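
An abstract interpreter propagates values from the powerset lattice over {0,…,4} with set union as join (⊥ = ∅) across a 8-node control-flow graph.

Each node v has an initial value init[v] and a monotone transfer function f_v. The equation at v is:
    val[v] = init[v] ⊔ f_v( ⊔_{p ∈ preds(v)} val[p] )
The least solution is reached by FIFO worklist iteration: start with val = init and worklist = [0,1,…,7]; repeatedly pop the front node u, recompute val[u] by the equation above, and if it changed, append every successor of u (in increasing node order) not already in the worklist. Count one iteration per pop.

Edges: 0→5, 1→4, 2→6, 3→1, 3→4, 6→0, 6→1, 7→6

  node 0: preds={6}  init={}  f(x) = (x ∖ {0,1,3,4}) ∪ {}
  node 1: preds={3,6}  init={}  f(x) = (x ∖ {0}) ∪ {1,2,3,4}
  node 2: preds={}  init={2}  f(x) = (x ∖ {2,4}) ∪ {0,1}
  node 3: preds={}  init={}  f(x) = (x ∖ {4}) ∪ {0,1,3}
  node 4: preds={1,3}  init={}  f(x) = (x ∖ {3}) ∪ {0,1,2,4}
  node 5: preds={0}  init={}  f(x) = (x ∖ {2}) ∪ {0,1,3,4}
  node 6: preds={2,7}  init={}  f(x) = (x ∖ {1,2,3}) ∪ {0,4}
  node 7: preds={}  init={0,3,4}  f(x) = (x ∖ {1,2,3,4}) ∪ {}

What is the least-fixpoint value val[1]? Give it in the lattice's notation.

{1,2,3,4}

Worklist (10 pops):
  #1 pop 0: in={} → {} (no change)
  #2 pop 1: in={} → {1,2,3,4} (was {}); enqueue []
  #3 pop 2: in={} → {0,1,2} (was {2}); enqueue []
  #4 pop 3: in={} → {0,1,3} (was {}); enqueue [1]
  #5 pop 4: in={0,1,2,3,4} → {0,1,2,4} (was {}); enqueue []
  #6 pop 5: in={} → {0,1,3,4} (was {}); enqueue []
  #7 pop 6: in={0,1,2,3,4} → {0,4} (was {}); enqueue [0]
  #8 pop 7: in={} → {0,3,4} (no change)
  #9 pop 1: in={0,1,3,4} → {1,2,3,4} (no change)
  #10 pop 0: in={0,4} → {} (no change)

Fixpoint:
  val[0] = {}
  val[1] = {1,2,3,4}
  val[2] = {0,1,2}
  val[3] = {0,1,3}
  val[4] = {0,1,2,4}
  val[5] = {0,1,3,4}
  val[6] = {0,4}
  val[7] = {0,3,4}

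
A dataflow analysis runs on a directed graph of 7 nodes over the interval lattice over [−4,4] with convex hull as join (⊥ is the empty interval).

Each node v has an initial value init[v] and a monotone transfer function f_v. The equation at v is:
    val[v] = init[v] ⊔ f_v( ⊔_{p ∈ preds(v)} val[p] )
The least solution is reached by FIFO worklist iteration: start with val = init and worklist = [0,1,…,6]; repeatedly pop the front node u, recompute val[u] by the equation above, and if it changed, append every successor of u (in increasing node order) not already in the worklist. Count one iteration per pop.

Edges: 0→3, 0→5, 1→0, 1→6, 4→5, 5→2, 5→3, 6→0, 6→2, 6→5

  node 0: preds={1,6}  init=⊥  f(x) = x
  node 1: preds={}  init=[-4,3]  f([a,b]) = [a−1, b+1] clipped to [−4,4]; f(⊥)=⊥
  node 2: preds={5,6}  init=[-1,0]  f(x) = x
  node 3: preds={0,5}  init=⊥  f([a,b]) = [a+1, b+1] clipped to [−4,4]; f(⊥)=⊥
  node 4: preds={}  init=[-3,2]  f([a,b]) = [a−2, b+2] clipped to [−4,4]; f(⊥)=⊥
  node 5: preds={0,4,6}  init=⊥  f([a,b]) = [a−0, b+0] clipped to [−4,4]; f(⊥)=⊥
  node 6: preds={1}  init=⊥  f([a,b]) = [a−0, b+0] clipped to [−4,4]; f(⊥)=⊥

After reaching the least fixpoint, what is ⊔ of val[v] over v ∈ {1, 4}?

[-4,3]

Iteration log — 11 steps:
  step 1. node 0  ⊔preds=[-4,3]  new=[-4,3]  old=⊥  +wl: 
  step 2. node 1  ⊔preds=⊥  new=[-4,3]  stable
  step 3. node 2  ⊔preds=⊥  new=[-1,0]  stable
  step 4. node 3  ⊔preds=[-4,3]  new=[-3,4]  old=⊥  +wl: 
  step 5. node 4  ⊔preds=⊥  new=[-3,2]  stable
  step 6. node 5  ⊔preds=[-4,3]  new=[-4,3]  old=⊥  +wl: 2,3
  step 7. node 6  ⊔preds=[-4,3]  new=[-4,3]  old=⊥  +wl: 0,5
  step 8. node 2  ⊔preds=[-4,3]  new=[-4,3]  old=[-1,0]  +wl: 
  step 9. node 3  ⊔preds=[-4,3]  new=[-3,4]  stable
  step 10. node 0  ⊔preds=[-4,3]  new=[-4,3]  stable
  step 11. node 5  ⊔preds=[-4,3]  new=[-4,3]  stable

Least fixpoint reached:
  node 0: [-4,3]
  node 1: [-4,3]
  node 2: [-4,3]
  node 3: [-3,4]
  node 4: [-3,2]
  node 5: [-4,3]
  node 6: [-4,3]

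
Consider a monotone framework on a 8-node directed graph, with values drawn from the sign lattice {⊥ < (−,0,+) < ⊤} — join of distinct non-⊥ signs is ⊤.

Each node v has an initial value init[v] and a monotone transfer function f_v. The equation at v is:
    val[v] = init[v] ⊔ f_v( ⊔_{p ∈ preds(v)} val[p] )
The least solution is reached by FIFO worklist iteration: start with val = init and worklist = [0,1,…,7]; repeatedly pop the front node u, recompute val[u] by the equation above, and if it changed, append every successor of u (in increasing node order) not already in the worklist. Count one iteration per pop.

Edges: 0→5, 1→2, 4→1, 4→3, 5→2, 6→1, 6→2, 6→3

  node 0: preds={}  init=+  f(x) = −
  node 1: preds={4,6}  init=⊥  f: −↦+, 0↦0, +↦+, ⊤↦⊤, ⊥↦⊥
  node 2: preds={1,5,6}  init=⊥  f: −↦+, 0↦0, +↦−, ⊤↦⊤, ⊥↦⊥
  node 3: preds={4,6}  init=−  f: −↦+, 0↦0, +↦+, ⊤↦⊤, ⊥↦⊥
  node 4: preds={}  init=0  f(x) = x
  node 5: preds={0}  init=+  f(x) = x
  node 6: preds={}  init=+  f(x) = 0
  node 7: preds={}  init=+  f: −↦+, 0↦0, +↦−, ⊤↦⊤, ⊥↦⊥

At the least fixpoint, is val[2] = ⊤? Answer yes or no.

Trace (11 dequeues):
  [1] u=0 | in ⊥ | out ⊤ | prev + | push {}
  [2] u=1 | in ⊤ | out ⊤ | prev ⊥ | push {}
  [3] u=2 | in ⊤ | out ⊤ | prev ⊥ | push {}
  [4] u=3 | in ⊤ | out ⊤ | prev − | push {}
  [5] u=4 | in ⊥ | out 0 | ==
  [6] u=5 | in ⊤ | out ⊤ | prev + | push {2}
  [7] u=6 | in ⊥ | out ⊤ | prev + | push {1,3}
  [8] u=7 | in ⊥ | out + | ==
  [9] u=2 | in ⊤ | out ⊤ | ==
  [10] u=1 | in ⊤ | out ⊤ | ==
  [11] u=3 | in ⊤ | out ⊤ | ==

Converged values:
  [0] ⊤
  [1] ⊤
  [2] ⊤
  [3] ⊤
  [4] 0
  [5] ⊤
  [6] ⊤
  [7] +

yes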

..............................

## Assigned task
Check every line above for the string "join" and copy those that have it.

## Worked solution
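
An abstract interpreter propagates values from the powerset lattice over {0,…,4} with set union as join (⊥ = ∅) across a 8-node control-flow graph.
A dataflow analysis runs on a directed graph of 7 nodes over the interval lattice over [−4,4] with convex hull as join (⊥ is the empty interval).
Consider a monotone framework on a 8-node directed graph, with values drawn from the sign lattice {⊥ < (−,0,+) < ⊤} — join of distinct non-⊥ signs is ⊤.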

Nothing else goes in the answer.